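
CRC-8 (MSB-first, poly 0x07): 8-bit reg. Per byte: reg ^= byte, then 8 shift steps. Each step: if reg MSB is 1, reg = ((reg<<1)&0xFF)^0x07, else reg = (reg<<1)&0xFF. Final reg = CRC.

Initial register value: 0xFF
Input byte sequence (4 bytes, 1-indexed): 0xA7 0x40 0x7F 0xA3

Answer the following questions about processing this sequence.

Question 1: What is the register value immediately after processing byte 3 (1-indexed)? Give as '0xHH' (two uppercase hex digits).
Answer: 0x54

Derivation:
After byte 1 (0xA7): reg=0x8F
After byte 2 (0x40): reg=0x63
After byte 3 (0x7F): reg=0x54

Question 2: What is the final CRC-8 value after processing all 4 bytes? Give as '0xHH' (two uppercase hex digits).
After byte 1 (0xA7): reg=0x8F
After byte 2 (0x40): reg=0x63
After byte 3 (0x7F): reg=0x54
After byte 4 (0xA3): reg=0xCB

Answer: 0xCB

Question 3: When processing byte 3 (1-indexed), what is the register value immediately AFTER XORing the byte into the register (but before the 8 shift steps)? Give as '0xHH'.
Register before byte 3: 0x63
Byte 3: 0x7F
0x63 XOR 0x7F = 0x1C

Answer: 0x1C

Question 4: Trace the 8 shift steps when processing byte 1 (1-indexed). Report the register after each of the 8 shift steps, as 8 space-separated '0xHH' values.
Register before byte 1: 0xFF
After XOR with byte 0xA7: 0x58

Answer: 0xB0 0x67 0xCE 0x9B 0x31 0x62 0xC4 0x8F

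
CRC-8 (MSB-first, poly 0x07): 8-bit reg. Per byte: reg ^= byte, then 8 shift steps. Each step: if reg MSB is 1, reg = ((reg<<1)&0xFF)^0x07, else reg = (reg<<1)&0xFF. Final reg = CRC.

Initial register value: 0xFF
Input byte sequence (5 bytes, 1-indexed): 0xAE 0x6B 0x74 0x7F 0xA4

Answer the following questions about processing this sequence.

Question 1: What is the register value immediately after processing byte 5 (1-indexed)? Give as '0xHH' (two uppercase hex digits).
Answer: 0x9F

Derivation:
After byte 1 (0xAE): reg=0xB0
After byte 2 (0x6B): reg=0x0F
After byte 3 (0x74): reg=0x66
After byte 4 (0x7F): reg=0x4F
After byte 5 (0xA4): reg=0x9F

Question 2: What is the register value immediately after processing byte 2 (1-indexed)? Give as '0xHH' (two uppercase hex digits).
Answer: 0x0F

Derivation:
After byte 1 (0xAE): reg=0xB0
After byte 2 (0x6B): reg=0x0F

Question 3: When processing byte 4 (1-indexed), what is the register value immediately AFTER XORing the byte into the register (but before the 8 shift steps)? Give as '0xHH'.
Register before byte 4: 0x66
Byte 4: 0x7F
0x66 XOR 0x7F = 0x19

Answer: 0x19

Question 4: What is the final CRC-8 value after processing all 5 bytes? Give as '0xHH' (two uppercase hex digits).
After byte 1 (0xAE): reg=0xB0
After byte 2 (0x6B): reg=0x0F
After byte 3 (0x74): reg=0x66
After byte 4 (0x7F): reg=0x4F
After byte 5 (0xA4): reg=0x9F

Answer: 0x9F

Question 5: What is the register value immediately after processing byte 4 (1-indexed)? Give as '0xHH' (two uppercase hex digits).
Answer: 0x4F

Derivation:
After byte 1 (0xAE): reg=0xB0
After byte 2 (0x6B): reg=0x0F
After byte 3 (0x74): reg=0x66
After byte 4 (0x7F): reg=0x4F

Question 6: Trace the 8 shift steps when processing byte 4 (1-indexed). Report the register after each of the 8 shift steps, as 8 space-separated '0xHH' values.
Answer: 0x32 0x64 0xC8 0x97 0x29 0x52 0xA4 0x4F

Derivation:
After byte 1 (0xAE): reg=0xB0
After byte 2 (0x6B): reg=0x0F
After byte 3 (0x74): reg=0x66
Register before byte 4: 0x66
After XOR with byte 0x7F: 0x19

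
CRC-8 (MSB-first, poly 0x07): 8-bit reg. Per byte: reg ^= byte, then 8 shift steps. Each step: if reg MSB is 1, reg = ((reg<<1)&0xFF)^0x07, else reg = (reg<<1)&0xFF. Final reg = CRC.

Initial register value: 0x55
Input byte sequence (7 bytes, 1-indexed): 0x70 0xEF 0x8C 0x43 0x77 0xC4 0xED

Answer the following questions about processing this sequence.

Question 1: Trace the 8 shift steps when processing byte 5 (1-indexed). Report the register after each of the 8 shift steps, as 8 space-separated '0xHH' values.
After byte 1 (0x70): reg=0xFB
After byte 2 (0xEF): reg=0x6C
After byte 3 (0x8C): reg=0xAE
After byte 4 (0x43): reg=0x8D
Register before byte 5: 0x8D
After XOR with byte 0x77: 0xFA

Answer: 0xF3 0xE1 0xC5 0x8D 0x1D 0x3A 0x74 0xE8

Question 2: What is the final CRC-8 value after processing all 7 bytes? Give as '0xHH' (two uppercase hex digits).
After byte 1 (0x70): reg=0xFB
After byte 2 (0xEF): reg=0x6C
After byte 3 (0x8C): reg=0xAE
After byte 4 (0x43): reg=0x8D
After byte 5 (0x77): reg=0xE8
After byte 6 (0xC4): reg=0xC4
After byte 7 (0xED): reg=0xDF

Answer: 0xDF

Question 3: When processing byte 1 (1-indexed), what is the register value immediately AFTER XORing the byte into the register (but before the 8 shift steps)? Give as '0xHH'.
Answer: 0x25

Derivation:
Register before byte 1: 0x55
Byte 1: 0x70
0x55 XOR 0x70 = 0x25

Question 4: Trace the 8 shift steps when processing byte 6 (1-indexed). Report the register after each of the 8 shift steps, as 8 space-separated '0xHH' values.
After byte 1 (0x70): reg=0xFB
After byte 2 (0xEF): reg=0x6C
After byte 3 (0x8C): reg=0xAE
After byte 4 (0x43): reg=0x8D
After byte 5 (0x77): reg=0xE8
Register before byte 6: 0xE8
After XOR with byte 0xC4: 0x2C

Answer: 0x58 0xB0 0x67 0xCE 0x9B 0x31 0x62 0xC4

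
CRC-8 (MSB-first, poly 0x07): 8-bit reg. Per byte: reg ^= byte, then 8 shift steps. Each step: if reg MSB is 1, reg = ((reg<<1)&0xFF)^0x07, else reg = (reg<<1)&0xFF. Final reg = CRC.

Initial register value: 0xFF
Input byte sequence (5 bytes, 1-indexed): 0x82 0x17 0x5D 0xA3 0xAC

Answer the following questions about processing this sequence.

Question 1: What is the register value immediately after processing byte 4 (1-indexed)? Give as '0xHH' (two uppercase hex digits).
After byte 1 (0x82): reg=0x74
After byte 2 (0x17): reg=0x2E
After byte 3 (0x5D): reg=0x5E
After byte 4 (0xA3): reg=0xFD

Answer: 0xFD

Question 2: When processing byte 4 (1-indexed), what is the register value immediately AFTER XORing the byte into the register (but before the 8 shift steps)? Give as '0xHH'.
Register before byte 4: 0x5E
Byte 4: 0xA3
0x5E XOR 0xA3 = 0xFD

Answer: 0xFD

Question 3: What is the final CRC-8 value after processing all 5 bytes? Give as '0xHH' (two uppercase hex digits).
After byte 1 (0x82): reg=0x74
After byte 2 (0x17): reg=0x2E
After byte 3 (0x5D): reg=0x5E
After byte 4 (0xA3): reg=0xFD
After byte 5 (0xAC): reg=0xB0

Answer: 0xB0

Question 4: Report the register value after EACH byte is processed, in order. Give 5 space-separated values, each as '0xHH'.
0x74 0x2E 0x5E 0xFD 0xB0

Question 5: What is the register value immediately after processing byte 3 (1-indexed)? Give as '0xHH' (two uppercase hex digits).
After byte 1 (0x82): reg=0x74
After byte 2 (0x17): reg=0x2E
After byte 3 (0x5D): reg=0x5E

Answer: 0x5E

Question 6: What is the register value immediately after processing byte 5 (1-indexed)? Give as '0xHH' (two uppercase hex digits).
After byte 1 (0x82): reg=0x74
After byte 2 (0x17): reg=0x2E
After byte 3 (0x5D): reg=0x5E
After byte 4 (0xA3): reg=0xFD
After byte 5 (0xAC): reg=0xB0

Answer: 0xB0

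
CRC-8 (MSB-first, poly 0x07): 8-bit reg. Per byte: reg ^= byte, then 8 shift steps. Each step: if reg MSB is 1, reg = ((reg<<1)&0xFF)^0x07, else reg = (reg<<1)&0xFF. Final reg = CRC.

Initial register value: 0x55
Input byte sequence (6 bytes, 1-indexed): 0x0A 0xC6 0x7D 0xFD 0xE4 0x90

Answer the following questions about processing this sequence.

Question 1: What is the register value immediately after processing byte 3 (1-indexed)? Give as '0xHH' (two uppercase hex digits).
After byte 1 (0x0A): reg=0x9A
After byte 2 (0xC6): reg=0x93
After byte 3 (0x7D): reg=0x84

Answer: 0x84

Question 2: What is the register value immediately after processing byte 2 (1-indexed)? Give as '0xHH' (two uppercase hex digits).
After byte 1 (0x0A): reg=0x9A
After byte 2 (0xC6): reg=0x93

Answer: 0x93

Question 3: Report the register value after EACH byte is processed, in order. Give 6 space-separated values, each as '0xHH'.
0x9A 0x93 0x84 0x68 0xAD 0xB3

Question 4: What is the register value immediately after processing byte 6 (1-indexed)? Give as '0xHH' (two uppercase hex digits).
After byte 1 (0x0A): reg=0x9A
After byte 2 (0xC6): reg=0x93
After byte 3 (0x7D): reg=0x84
After byte 4 (0xFD): reg=0x68
After byte 5 (0xE4): reg=0xAD
After byte 6 (0x90): reg=0xB3

Answer: 0xB3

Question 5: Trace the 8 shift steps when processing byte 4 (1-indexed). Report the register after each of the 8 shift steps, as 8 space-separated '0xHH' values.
Answer: 0xF2 0xE3 0xC1 0x85 0x0D 0x1A 0x34 0x68

Derivation:
After byte 1 (0x0A): reg=0x9A
After byte 2 (0xC6): reg=0x93
After byte 3 (0x7D): reg=0x84
Register before byte 4: 0x84
After XOR with byte 0xFD: 0x79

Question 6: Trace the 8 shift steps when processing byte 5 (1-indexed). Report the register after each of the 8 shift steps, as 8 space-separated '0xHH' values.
After byte 1 (0x0A): reg=0x9A
After byte 2 (0xC6): reg=0x93
After byte 3 (0x7D): reg=0x84
After byte 4 (0xFD): reg=0x68
Register before byte 5: 0x68
After XOR with byte 0xE4: 0x8C

Answer: 0x1F 0x3E 0x7C 0xF8 0xF7 0xE9 0xD5 0xAD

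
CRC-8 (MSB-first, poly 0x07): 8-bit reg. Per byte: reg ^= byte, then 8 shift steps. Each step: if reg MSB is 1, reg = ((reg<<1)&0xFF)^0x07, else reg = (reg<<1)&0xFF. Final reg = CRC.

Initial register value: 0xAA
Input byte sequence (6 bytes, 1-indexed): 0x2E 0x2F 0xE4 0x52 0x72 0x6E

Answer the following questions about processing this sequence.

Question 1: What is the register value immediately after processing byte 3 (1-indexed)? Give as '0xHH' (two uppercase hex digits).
After byte 1 (0x2E): reg=0x95
After byte 2 (0x2F): reg=0x2F
After byte 3 (0xE4): reg=0x7F

Answer: 0x7F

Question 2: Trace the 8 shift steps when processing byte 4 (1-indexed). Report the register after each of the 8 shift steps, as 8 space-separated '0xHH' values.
After byte 1 (0x2E): reg=0x95
After byte 2 (0x2F): reg=0x2F
After byte 3 (0xE4): reg=0x7F
Register before byte 4: 0x7F
After XOR with byte 0x52: 0x2D

Answer: 0x5A 0xB4 0x6F 0xDE 0xBB 0x71 0xE2 0xC3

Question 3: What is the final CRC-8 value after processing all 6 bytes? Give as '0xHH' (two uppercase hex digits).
Answer: 0x57

Derivation:
After byte 1 (0x2E): reg=0x95
After byte 2 (0x2F): reg=0x2F
After byte 3 (0xE4): reg=0x7F
After byte 4 (0x52): reg=0xC3
After byte 5 (0x72): reg=0x1E
After byte 6 (0x6E): reg=0x57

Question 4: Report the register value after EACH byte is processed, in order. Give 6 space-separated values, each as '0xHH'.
0x95 0x2F 0x7F 0xC3 0x1E 0x57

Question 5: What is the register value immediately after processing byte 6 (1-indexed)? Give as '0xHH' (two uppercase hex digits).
Answer: 0x57

Derivation:
After byte 1 (0x2E): reg=0x95
After byte 2 (0x2F): reg=0x2F
After byte 3 (0xE4): reg=0x7F
After byte 4 (0x52): reg=0xC3
After byte 5 (0x72): reg=0x1E
After byte 6 (0x6E): reg=0x57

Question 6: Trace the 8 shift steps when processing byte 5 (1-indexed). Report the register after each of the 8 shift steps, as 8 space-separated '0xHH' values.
After byte 1 (0x2E): reg=0x95
After byte 2 (0x2F): reg=0x2F
After byte 3 (0xE4): reg=0x7F
After byte 4 (0x52): reg=0xC3
Register before byte 5: 0xC3
After XOR with byte 0x72: 0xB1

Answer: 0x65 0xCA 0x93 0x21 0x42 0x84 0x0F 0x1E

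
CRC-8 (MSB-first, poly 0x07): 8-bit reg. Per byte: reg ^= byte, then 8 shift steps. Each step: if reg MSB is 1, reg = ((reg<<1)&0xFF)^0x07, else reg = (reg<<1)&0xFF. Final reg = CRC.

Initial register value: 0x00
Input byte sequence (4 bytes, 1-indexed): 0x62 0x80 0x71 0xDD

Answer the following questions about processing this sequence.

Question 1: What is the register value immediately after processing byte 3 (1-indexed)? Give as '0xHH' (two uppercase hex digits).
Answer: 0xF5

Derivation:
After byte 1 (0x62): reg=0x29
After byte 2 (0x80): reg=0x56
After byte 3 (0x71): reg=0xF5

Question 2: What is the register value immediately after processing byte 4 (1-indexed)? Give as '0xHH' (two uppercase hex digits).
After byte 1 (0x62): reg=0x29
After byte 2 (0x80): reg=0x56
After byte 3 (0x71): reg=0xF5
After byte 4 (0xDD): reg=0xD8

Answer: 0xD8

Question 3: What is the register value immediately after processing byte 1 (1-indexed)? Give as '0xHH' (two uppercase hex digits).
After byte 1 (0x62): reg=0x29

Answer: 0x29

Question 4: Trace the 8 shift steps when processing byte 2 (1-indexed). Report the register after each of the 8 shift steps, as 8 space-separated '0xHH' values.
After byte 1 (0x62): reg=0x29
Register before byte 2: 0x29
After XOR with byte 0x80: 0xA9

Answer: 0x55 0xAA 0x53 0xA6 0x4B 0x96 0x2B 0x56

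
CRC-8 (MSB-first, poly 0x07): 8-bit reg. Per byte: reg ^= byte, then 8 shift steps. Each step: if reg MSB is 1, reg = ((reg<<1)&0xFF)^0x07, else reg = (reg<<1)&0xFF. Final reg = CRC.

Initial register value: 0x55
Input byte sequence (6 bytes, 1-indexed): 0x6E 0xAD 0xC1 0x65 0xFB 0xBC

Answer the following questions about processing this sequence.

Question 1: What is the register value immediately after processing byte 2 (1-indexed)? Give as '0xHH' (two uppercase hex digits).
After byte 1 (0x6E): reg=0xA1
After byte 2 (0xAD): reg=0x24

Answer: 0x24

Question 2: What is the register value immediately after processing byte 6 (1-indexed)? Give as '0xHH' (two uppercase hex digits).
Answer: 0x91

Derivation:
After byte 1 (0x6E): reg=0xA1
After byte 2 (0xAD): reg=0x24
After byte 3 (0xC1): reg=0xB5
After byte 4 (0x65): reg=0x3E
After byte 5 (0xFB): reg=0x55
After byte 6 (0xBC): reg=0x91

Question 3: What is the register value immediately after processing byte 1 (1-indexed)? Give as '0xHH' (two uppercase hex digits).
After byte 1 (0x6E): reg=0xA1

Answer: 0xA1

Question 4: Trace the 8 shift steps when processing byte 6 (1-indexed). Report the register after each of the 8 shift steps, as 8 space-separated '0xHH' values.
After byte 1 (0x6E): reg=0xA1
After byte 2 (0xAD): reg=0x24
After byte 3 (0xC1): reg=0xB5
After byte 4 (0x65): reg=0x3E
After byte 5 (0xFB): reg=0x55
Register before byte 6: 0x55
After XOR with byte 0xBC: 0xE9

Answer: 0xD5 0xAD 0x5D 0xBA 0x73 0xE6 0xCB 0x91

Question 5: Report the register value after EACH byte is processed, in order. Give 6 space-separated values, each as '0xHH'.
0xA1 0x24 0xB5 0x3E 0x55 0x91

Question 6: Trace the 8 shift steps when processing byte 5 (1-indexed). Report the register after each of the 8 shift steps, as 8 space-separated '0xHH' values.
After byte 1 (0x6E): reg=0xA1
After byte 2 (0xAD): reg=0x24
After byte 3 (0xC1): reg=0xB5
After byte 4 (0x65): reg=0x3E
Register before byte 5: 0x3E
After XOR with byte 0xFB: 0xC5

Answer: 0x8D 0x1D 0x3A 0x74 0xE8 0xD7 0xA9 0x55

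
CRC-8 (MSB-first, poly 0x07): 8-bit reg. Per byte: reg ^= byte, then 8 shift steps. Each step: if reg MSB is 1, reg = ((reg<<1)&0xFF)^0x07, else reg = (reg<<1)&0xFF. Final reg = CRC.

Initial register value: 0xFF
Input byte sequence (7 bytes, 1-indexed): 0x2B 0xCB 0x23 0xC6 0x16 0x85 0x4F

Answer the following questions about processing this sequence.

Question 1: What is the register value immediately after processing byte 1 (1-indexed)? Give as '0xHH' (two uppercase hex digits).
After byte 1 (0x2B): reg=0x22

Answer: 0x22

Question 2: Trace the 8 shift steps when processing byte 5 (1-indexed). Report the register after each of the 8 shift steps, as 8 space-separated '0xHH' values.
After byte 1 (0x2B): reg=0x22
After byte 2 (0xCB): reg=0x91
After byte 3 (0x23): reg=0x17
After byte 4 (0xC6): reg=0x39
Register before byte 5: 0x39
After XOR with byte 0x16: 0x2F

Answer: 0x5E 0xBC 0x7F 0xFE 0xFB 0xF1 0xE5 0xCD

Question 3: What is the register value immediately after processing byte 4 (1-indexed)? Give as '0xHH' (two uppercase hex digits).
Answer: 0x39

Derivation:
After byte 1 (0x2B): reg=0x22
After byte 2 (0xCB): reg=0x91
After byte 3 (0x23): reg=0x17
After byte 4 (0xC6): reg=0x39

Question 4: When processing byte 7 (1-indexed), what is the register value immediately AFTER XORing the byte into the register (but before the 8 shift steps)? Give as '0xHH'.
Register before byte 7: 0xFF
Byte 7: 0x4F
0xFF XOR 0x4F = 0xB0

Answer: 0xB0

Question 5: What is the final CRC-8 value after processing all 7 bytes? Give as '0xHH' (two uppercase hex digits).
Answer: 0x19

Derivation:
After byte 1 (0x2B): reg=0x22
After byte 2 (0xCB): reg=0x91
After byte 3 (0x23): reg=0x17
After byte 4 (0xC6): reg=0x39
After byte 5 (0x16): reg=0xCD
After byte 6 (0x85): reg=0xFF
After byte 7 (0x4F): reg=0x19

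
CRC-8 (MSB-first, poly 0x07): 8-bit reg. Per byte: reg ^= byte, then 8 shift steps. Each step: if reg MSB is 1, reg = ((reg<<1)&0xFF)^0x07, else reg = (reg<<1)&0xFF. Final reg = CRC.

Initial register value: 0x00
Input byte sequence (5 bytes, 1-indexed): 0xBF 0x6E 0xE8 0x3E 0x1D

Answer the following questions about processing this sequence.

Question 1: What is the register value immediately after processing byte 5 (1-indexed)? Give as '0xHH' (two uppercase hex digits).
After byte 1 (0xBF): reg=0x34
After byte 2 (0x6E): reg=0x81
After byte 3 (0xE8): reg=0x18
After byte 4 (0x3E): reg=0xF2
After byte 5 (0x1D): reg=0x83

Answer: 0x83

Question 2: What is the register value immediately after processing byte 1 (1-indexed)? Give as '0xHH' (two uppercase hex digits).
Answer: 0x34

Derivation:
After byte 1 (0xBF): reg=0x34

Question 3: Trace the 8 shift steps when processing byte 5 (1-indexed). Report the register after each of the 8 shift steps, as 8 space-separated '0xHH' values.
Answer: 0xD9 0xB5 0x6D 0xDA 0xB3 0x61 0xC2 0x83

Derivation:
After byte 1 (0xBF): reg=0x34
After byte 2 (0x6E): reg=0x81
After byte 3 (0xE8): reg=0x18
After byte 4 (0x3E): reg=0xF2
Register before byte 5: 0xF2
After XOR with byte 0x1D: 0xEF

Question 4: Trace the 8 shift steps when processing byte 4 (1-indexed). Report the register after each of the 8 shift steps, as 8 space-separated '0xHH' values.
After byte 1 (0xBF): reg=0x34
After byte 2 (0x6E): reg=0x81
After byte 3 (0xE8): reg=0x18
Register before byte 4: 0x18
After XOR with byte 0x3E: 0x26

Answer: 0x4C 0x98 0x37 0x6E 0xDC 0xBF 0x79 0xF2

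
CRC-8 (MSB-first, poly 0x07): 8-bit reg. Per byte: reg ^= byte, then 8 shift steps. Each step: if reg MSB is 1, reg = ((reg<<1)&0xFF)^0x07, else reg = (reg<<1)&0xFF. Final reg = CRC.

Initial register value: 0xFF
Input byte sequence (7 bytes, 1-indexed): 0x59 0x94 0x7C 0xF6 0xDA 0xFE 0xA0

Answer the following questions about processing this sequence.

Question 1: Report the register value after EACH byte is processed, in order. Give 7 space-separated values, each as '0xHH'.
0x7B 0x83 0xF3 0x1B 0x49 0x0C 0x4D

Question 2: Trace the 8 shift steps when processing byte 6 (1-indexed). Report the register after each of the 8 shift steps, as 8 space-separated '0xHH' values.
After byte 1 (0x59): reg=0x7B
After byte 2 (0x94): reg=0x83
After byte 3 (0x7C): reg=0xF3
After byte 4 (0xF6): reg=0x1B
After byte 5 (0xDA): reg=0x49
Register before byte 6: 0x49
After XOR with byte 0xFE: 0xB7

Answer: 0x69 0xD2 0xA3 0x41 0x82 0x03 0x06 0x0C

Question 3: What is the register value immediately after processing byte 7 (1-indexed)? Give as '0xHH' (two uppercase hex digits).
After byte 1 (0x59): reg=0x7B
After byte 2 (0x94): reg=0x83
After byte 3 (0x7C): reg=0xF3
After byte 4 (0xF6): reg=0x1B
After byte 5 (0xDA): reg=0x49
After byte 6 (0xFE): reg=0x0C
After byte 7 (0xA0): reg=0x4D

Answer: 0x4D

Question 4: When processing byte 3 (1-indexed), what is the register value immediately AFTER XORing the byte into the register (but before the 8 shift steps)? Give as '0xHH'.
Register before byte 3: 0x83
Byte 3: 0x7C
0x83 XOR 0x7C = 0xFF

Answer: 0xFF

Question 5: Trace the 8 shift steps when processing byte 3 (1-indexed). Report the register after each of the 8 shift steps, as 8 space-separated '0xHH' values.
After byte 1 (0x59): reg=0x7B
After byte 2 (0x94): reg=0x83
Register before byte 3: 0x83
After XOR with byte 0x7C: 0xFF

Answer: 0xF9 0xF5 0xED 0xDD 0xBD 0x7D 0xFA 0xF3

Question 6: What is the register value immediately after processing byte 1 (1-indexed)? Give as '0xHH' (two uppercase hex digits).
After byte 1 (0x59): reg=0x7B

Answer: 0x7B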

• **Instructions for the task**: Copy out the lines of the data where the string "Input" occurs.

• **Exercise solution**:
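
Input byte sequence (4 bytes, 1-indexed): 0xA7 0x40 0x7F 0xA3
Input byte sequence (5 bytes, 1-indexed): 0xAE 0x6B 0x74 0x7F 0xA4
Input byte sequence (7 bytes, 1-indexed): 0x70 0xEF 0x8C 0x43 0x77 0xC4 0xED
Input byte sequence (5 bytes, 1-indexed): 0x82 0x17 0x5D 0xA3 0xAC
Input byte sequence (6 bytes, 1-indexed): 0x0A 0xC6 0x7D 0xFD 0xE4 0x90
Input byte sequence (6 bytes, 1-indexed): 0x2E 0x2F 0xE4 0x52 0x72 0x6E
Input byte sequence (4 bytes, 1-indexed): 0x62 0x80 0x71 0xDD
Input byte sequence (6 bytes, 1-indexed): 0x6E 0xAD 0xC1 0x65 0xFB 0xBC
Input byte sequence (7 bytes, 1-indexed): 0x2B 0xCB 0x23 0xC6 0x16 0x85 0x4F
Input byte sequence (5 bytes, 1-indexed): 0xBF 0x6E 0xE8 0x3E 0x1D
Input byte sequence (7 bytes, 1-indexed): 0x59 0x94 0x7C 0xF6 0xDA 0xFE 0xA0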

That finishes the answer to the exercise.